+++ Data excerpts

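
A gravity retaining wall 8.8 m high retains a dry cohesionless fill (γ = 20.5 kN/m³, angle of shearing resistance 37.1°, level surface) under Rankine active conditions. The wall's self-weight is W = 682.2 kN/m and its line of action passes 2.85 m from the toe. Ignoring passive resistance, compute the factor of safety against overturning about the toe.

3.37

K_a = tan²(45° − 37.1°/2) = 0.2475.
P_a = ½K_aγH² = 0.5×0.2475×20.5×8.8² = 196.5 kN/m, acting at H/3 = 2.933 m above the base.
Overturning moment M_o = P_a × H/3 = 196.5 × 2.933 = 576.3.
Resisting moment M_r = W × 2.85 = 682.2 × 2.85 = 1944.
FS_overturning = M_r/M_o = 1944/576.3 = 3.374.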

++++++

Task description: Everything in the records is to be copied exactly.

Problem solution:
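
A gravity retaining wall 8.8 m high retains a dry cohesionless fill (γ = 20.5 kN/m³, angle of shearing resistance 37.1°, level surface) under Rankine active conditions. The wall's self-weight is W = 682.2 kN/m and its line of action passes 2.85 m from the toe. Ignoring passive resistance, compute the factor of safety against overturning about the toe.

3.37

K_a = tan²(45° − 37.1°/2) = 0.2475.
P_a = ½K_aγH² = 0.5×0.2475×20.5×8.8² = 196.5 kN/m, acting at H/3 = 2.933 m above the base.
Overturning moment M_o = P_a × H/3 = 196.5 × 2.933 = 576.3.
Resisting moment M_r = W × 2.85 = 682.2 × 2.85 = 1944.
FS_overturning = M_r/M_o = 1944/576.3 = 3.374.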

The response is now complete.